Top of TASK DATA

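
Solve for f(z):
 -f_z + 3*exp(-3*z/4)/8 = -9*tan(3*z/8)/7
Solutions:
 f(z) = C1 + 12*log(tan(3*z/8)^2 + 1)/7 - exp(-3*z/4)/2


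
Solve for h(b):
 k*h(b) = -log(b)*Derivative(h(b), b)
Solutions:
 h(b) = C1*exp(-k*li(b))


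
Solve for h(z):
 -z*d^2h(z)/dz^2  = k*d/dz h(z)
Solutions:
 h(z) = C1 + z^(1 - re(k))*(C2*sin(log(z)*Abs(im(k))) + C3*cos(log(z)*im(k)))


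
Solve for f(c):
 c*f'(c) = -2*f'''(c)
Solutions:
 f(c) = C1 + Integral(C2*airyai(-2^(2/3)*c/2) + C3*airybi(-2^(2/3)*c/2), c)


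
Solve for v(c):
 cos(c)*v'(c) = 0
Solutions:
 v(c) = C1


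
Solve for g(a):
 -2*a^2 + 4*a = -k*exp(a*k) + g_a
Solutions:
 g(a) = C1 - 2*a^3/3 + 2*a^2 + exp(a*k)


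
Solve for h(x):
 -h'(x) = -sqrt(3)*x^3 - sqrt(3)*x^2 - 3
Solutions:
 h(x) = C1 + sqrt(3)*x^4/4 + sqrt(3)*x^3/3 + 3*x


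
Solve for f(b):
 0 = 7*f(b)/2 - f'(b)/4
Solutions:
 f(b) = C1*exp(14*b)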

Bottom of TASK DATA

:: WHAT TO PRODUCE ::
Out of the data above, return each line where the word "Solve" can be found.

:: RESULT FOR THIS EXERCISE ::
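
Solve for f(z):
Solve for h(b):
Solve for h(z):
Solve for f(c):
Solve for v(c):
Solve for g(a):
Solve for h(x):
Solve for f(b):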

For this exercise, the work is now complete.